* _INSTRUCTIONS FOR THE TASK_
Each line of the material below should be retyped precisely as it appears.

* _RECORDS SUPPLIED_
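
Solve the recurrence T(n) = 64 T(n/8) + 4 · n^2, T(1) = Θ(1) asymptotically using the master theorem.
T(n) = Θ(n^2 log n)

log_8 64 = 2, and f(n) = 4 · n^2 = Θ(n^(log_8 64)). This is Case 2 of the master theorem: T(n) = Θ(f(n) · log n) = Θ(n^2 log n).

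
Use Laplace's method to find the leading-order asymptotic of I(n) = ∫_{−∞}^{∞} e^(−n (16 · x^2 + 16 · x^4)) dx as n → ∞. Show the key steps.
I(n) ~ sqrt(π/(16n))

φ(x) = 16 · x^2 + 16 · x^4 has its unique global minimum at x* = 0 (since φ'(x) = 32x + 64x^3 = 0 only at x = 0 for real x with both coefficients positive, and φ → ∞ as |x| → ∞). At x* = 0, φ(0) = 0 and φ''(0) = 32. Laplace's method then gives
  I(n) ~ sqrt(2π / (n · φ''(0))) · e^(−n φ(0)) = sqrt(2π / (32n)) = sqrt(π/(16n)).
The 16 · x^4 term contributes only at subleading order (an O(1/n) relative correction).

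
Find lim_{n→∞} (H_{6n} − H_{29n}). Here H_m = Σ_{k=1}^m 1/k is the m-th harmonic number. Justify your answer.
lim = ln(6/29)

Euler-Maclaurin gives H_m = ln m + γ + 1/(2m) + O(1/m^2). The γ and O(1/m) terms cancel in the difference:
  H_{6n} − H_{29n} = ln(6n) − ln(29n) + O(1/n) = ln(6/29) + O(1/n).
Hence the limit is ln(6/29).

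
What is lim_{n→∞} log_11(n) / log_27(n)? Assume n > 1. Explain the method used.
lim = ln(27) / ln(11) = log_11(27)

Change of base: log_11(n) = ln n / ln 11 and log_27(n) = ln n / ln 27. The ratio is (ln n / ln 11) · (ln 27 / ln n) = ln 27 / ln 11, a constant independent of n. So the limit is ln 27 / ln 11 = log_11(27).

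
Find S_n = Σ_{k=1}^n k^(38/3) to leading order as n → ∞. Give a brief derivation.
S_n ~ (3/41) · n^(41/3)

Integral comparison: Σ_{k=1}^n k^(38/3) = ∫_0^n x^(38/3) dx + O(n^(38/3)). The integral is n^(1 + 38/3) / (1 + 38/3) = n^((38+3)/3) / ((38+3)/3) = (3/41) · n^(41/3).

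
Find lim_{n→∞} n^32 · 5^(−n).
lim = 0

Exponentials with base > 1 dominate every fixed polynomial: for any fixed c, n^c / 5^n → 0 as n → ∞ (e.g. by the ratio test, or by writing 5^n = e^(n ln 5) and noting e^(n ln 5) / n^c → ∞). Hence n^32 · 5^(−n) = n^32 / 5^n → 0.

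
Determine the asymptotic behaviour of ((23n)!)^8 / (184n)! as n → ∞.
((23n)!)^8/(184n)! ~ ((2π·23n)^(7/2) / sqrt(8)) · 8^(−8·23n)  →  0

Write N = 23n. Stirling: N! ~ sqrt(2π N)(N/e)^N and (8N)! ~ sqrt(2π·8N)·(8N/e)^(8N).
  (N!)^8/(8N)! ~ (2π N)^(8/2) (N/e)^(8N) / [sqrt(2π·8N) (8N/e)^(8N)]
     = (2π N)^(8/2) / sqrt(2π·8N) · (N/(8N))^(8N)
     = (2π N)^((8−1)/2) / sqrt(8) · 8^(−8N).
Since 8^8 > 1, the factor 8^(−8N) decays exponentially, so the ratio → 0. Substituting N = 23n gives the stated form.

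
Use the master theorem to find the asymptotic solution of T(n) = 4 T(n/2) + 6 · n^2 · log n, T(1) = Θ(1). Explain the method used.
T(n) = Θ(n^2 · (log n)^2)

Here log_2 4 = 2 and f(n) = 6 · n^2 · log n = Θ(n^(log_2 4) · (log n)^1). This is the extended Case 2 of the master theorem (f matches the critical exponent up to log factors), giving T(n) = Θ(n^(log_2 4) · (log n)^(1+1)) = Θ(n^2 · (log n)^2).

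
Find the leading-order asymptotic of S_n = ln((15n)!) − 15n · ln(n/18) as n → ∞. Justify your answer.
S_n ~ 15n · (ln 270 − 1) + O(ln n)

Stirling: ln((15n)!) = 15n ln(15n) − 15n + O(ln n).
  S_n = 15n ln(15n) − 15n − 15n ln(n/18) + O(ln n)
      = 15n ln(15n) − 15n ln n + 15n ln 18 − 15n + O(ln n)
      = 15n ln 15 + 15n ln 18 − 15n + O(ln n)
      = 15n (ln 270 − 1) + O(ln n).
Numerically ln(270) − 1 ≈ 4.5984.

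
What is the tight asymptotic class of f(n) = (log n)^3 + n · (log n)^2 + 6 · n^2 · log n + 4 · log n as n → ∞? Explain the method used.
f(n) ∈ Θ(n^2 · log n)

Compare the terms by growth order. For large n, n^a · (log n)^b dominates n^a' · (log n)^b' iff a > a', or (a = a' and b > b'). Ranking the 4 terms shows the dominant one is 6 · n^2 · log n. Hence f(n) ∈ Θ(n^2 · log n).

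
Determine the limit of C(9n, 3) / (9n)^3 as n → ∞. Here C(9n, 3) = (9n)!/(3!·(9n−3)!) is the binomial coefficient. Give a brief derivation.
lim = 1/3! = 1/6

With N = 9n → ∞: C(N, 3) / N^3 = [N(N−1)…(N−2)] / (3! · N^3) = (1/3!) · 1 · (1 − 1/(9n)) · (1 − 2/(9n)). Each factor → 1 as N → ∞, so the limit is 1/3! = 1/6.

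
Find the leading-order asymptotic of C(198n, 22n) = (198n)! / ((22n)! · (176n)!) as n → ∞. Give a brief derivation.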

* _TASK ANSWER_
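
Solve the recurrence T(n) = 64 T(n/8) + 4 · n^2, T(1) = Θ(1) asymptotically using the master theorem.
T(n) = Θ(n^2 log n)

log_8 64 = 2, and f(n) = 4 · n^2 = Θ(n^(log_8 64)). This is Case 2 of the master theorem: T(n) = Θ(f(n) · log n) = Θ(n^2 log n).

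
Use Laplace's method to find the leading-order asymptotic of I(n) = ∫_{−∞}^{∞} e^(−n (16 · x^2 + 16 · x^4)) dx as n → ∞. Show the key steps.
I(n) ~ sqrt(π/(16n))

φ(x) = 16 · x^2 + 16 · x^4 has its unique global minimum at x* = 0 (since φ'(x) = 32x + 64x^3 = 0 only at x = 0 for real x with both coefficients positive, and φ → ∞ as |x| → ∞). At x* = 0, φ(0) = 0 and φ''(0) = 32. Laplace's method then gives
  I(n) ~ sqrt(2π / (n · φ''(0))) · e^(−n φ(0)) = sqrt(2π / (32n)) = sqrt(π/(16n)).
The 16 · x^4 term contributes only at subleading order (an O(1/n) relative correction).

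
Find lim_{n→∞} (H_{6n} − H_{29n}). Here H_m = Σ_{k=1}^m 1/k is the m-th harmonic number. Justify your answer.
lim = ln(6/29)

Euler-Maclaurin gives H_m = ln m + γ + 1/(2m) + O(1/m^2). The γ and O(1/m) terms cancel in the difference:
  H_{6n} − H_{29n} = ln(6n) − ln(29n) + O(1/n) = ln(6/29) + O(1/n).
Hence the limit is ln(6/29).

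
What is lim_{n→∞} log_11(n) / log_27(n)? Assume n > 1. Explain the method used.
lim = ln(27) / ln(11) = log_11(27)

Change of base: log_11(n) = ln n / ln 11 and log_27(n) = ln n / ln 27. The ratio is (ln n / ln 11) · (ln 27 / ln n) = ln 27 / ln 11, a constant independent of n. So the limit is ln 27 / ln 11 = log_11(27).

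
Find S_n = Σ_{k=1}^n k^(38/3) to leading order as n → ∞. Give a brief derivation.
S_n ~ (3/41) · n^(41/3)

Integral comparison: Σ_{k=1}^n k^(38/3) = ∫_0^n x^(38/3) dx + O(n^(38/3)). The integral is n^(1 + 38/3) / (1 + 38/3) = n^((38+3)/3) / ((38+3)/3) = (3/41) · n^(41/3).

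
Find lim_{n→∞} n^32 · 5^(−n).
lim = 0

Exponentials with base > 1 dominate every fixed polynomial: for any fixed c, n^c / 5^n → 0 as n → ∞ (e.g. by the ratio test, or by writing 5^n = e^(n ln 5) and noting e^(n ln 5) / n^c → ∞). Hence n^32 · 5^(−n) = n^32 / 5^n → 0.

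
Determine the asymptotic behaviour of ((23n)!)^8 / (184n)! as n → ∞.
((23n)!)^8/(184n)! ~ ((2π·23n)^(7/2) / sqrt(8)) · 8^(−8·23n)  →  0

Write N = 23n. Stirling: N! ~ sqrt(2π N)(N/e)^N and (8N)! ~ sqrt(2π·8N)·(8N/e)^(8N).
  (N!)^8/(8N)! ~ (2π N)^(8/2) (N/e)^(8N) / [sqrt(2π·8N) (8N/e)^(8N)]
     = (2π N)^(8/2) / sqrt(2π·8N) · (N/(8N))^(8N)
     = (2π N)^((8−1)/2) / sqrt(8) · 8^(−8N).
Since 8^8 > 1, the factor 8^(−8N) decays exponentially, so the ratio → 0. Substituting N = 23n gives the stated form.

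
Use the master theorem to find the asymptotic solution of T(n) = 4 T(n/2) + 6 · n^2 · log n, T(1) = Θ(1). Explain the method used.
T(n) = Θ(n^2 · (log n)^2)

Here log_2 4 = 2 and f(n) = 6 · n^2 · log n = Θ(n^(log_2 4) · (log n)^1). This is the extended Case 2 of the master theorem (f matches the critical exponent up to log factors), giving T(n) = Θ(n^(log_2 4) · (log n)^(1+1)) = Θ(n^2 · (log n)^2).

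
Find the leading-order asymptotic of S_n = ln((15n)!) − 15n · ln(n/18) as n → ∞. Justify your answer.
S_n ~ 15n · (ln 270 − 1) + O(ln n)

Stirling: ln((15n)!) = 15n ln(15n) − 15n + O(ln n).
  S_n = 15n ln(15n) − 15n − 15n ln(n/18) + O(ln n)
      = 15n ln(15n) − 15n ln n + 15n ln 18 − 15n + O(ln n)
      = 15n ln 15 + 15n ln 18 − 15n + O(ln n)
      = 15n (ln 270 − 1) + O(ln n).
Numerically ln(270) − 1 ≈ 4.5984.

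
What is the tight asymptotic class of f(n) = (log n)^3 + n · (log n)^2 + 6 · n^2 · log n + 4 · log n as n → ∞? Explain the method used.
f(n) ∈ Θ(n^2 · log n)

Compare the terms by growth order. For large n, n^a · (log n)^b dominates n^a' · (log n)^b' iff a > a', or (a = a' and b > b'). Ranking the 4 terms shows the dominant one is 6 · n^2 · log n. Hence f(n) ∈ Θ(n^2 · log n).

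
Determine the limit of C(9n, 3) / (9n)^3 as n → ∞. Here C(9n, 3) = (9n)!/(3!·(9n−3)!) is the binomial coefficient. Give a brief derivation.
lim = 1/3! = 1/6

With N = 9n → ∞: C(N, 3) / N^3 = [N(N−1)…(N−2)] / (3! · N^3) = (1/3!) · 1 · (1 − 1/(9n)) · (1 − 2/(9n)). Each factor → 1 as N → ∞, so the limit is 1/3! = 1/6.

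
Find the leading-order asymptotic of C(198n, 22n) = (198n)! / ((22n)! · (176n)!) as n → ∞. Give a brief derivation.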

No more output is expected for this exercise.